● **Your goal**: What is needed is an exact copy of all the records, written out in full.

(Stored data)

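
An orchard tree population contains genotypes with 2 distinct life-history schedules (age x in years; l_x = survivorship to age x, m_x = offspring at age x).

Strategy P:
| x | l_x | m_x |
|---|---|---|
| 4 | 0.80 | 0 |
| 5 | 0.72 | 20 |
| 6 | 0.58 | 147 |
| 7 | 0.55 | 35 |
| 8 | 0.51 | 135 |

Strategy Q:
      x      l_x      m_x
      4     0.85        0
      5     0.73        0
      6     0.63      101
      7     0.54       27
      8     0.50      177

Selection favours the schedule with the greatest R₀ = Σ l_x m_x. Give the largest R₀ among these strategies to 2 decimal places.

Strategy P: R₀ = 0.80×0 + 0.72×20 + 0.58×147 + 0.55×35 + 0.51×135 = 187.7600
Strategy Q: R₀ = 0.85×0 + 0.73×0 + 0.63×101 + 0.54×27 + 0.50×177 = 166.7100
Highest R₀: strategy P with 187.7600.

187.76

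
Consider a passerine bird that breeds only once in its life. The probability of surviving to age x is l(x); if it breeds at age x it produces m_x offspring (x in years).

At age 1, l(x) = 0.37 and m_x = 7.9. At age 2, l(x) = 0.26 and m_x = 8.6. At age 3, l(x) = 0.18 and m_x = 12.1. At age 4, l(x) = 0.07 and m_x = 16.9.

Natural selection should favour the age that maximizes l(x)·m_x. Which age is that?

Expected offspring if breeding at age x = l(x) × m_x:
  age 1: 0.37 × 7.9 = 2.923
  age 2: 0.26 × 8.6 = 2.236
  age 3: 0.18 × 12.1 = 2.178
  age 4: 0.07 × 16.9 = 1.183
Maximum at age 1 (2.923).

1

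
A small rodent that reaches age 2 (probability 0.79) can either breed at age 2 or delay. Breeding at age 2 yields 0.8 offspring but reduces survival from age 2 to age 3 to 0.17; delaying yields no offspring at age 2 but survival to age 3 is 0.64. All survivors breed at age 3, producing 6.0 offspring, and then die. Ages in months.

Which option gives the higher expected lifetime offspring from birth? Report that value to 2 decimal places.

breed at age 2: R₀ = 0.79 × (0.8 + 0.17 × 6.0) = 0.79 × 1.8200 = 1.4378
delay to age 3: R₀ = 0.79 × (0.64 × 6.0) = 0.79 × 3.8400 = 3.0336
Higher: delay to age 3 (3.0336).

3.03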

● **Your response**:
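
An orchard tree population contains genotypes with 2 distinct life-history schedules (age x in years; l_x = survivorship to age x, m_x = offspring at age x).

Strategy P:
| x | l_x | m_x |
|---|---|---|
| 4 | 0.80 | 0 |
| 5 | 0.72 | 20 |
| 6 | 0.58 | 147 |
| 7 | 0.55 | 35 |
| 8 | 0.51 | 135 |

Strategy Q:
      x      l_x      m_x
      4     0.85        0
      5     0.73        0
      6     0.63      101
      7     0.54       27
      8     0.50      177

Selection favours the schedule with the greatest R₀ = Σ l_x m_x. Give the largest R₀ among these strategies to 2 decimal places.

Strategy P: R₀ = 0.80×0 + 0.72×20 + 0.58×147 + 0.55×35 + 0.51×135 = 187.7600
Strategy Q: R₀ = 0.85×0 + 0.73×0 + 0.63×101 + 0.54×27 + 0.50×177 = 166.7100
Highest R₀: strategy P with 187.7600.

187.76

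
Consider a passerine bird that breeds only once in its life. The probability of surviving to age x is l(x); if it breeds at age x it produces m_x offspring (x in years).

At age 1, l(x) = 0.37 and m_x = 7.9. At age 2, l(x) = 0.26 and m_x = 8.6. At age 3, l(x) = 0.18 and m_x = 12.1. At age 4, l(x) = 0.07 and m_x = 16.9.

Natural selection should favour the age that maximizes l(x)·m_x. Which age is that?

Expected offspring if breeding at age x = l(x) × m_x:
  age 1: 0.37 × 7.9 = 2.923
  age 2: 0.26 × 8.6 = 2.236
  age 3: 0.18 × 12.1 = 2.178
  age 4: 0.07 × 16.9 = 1.183
Maximum at age 1 (2.923).

1

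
A small rodent that reaches age 2 (probability 0.79) can either breed at age 2 or delay. Breeding at age 2 yields 0.8 offspring but reduces survival from age 2 to age 3 to 0.17; delaying yields no offspring at age 2 but survival to age 3 is 0.64. All survivors breed at age 3, producing 6.0 offspring, and then die. Ages in months.

Which option gives the higher expected lifetime offspring from birth? Report that value to 2 decimal places.

breed at age 2: R₀ = 0.79 × (0.8 + 0.17 × 6.0) = 0.79 × 1.8200 = 1.4378
delay to age 3: R₀ = 0.79 × (0.64 × 6.0) = 0.79 × 3.8400 = 3.0336
Higher: delay to age 3 (3.0336).

3.03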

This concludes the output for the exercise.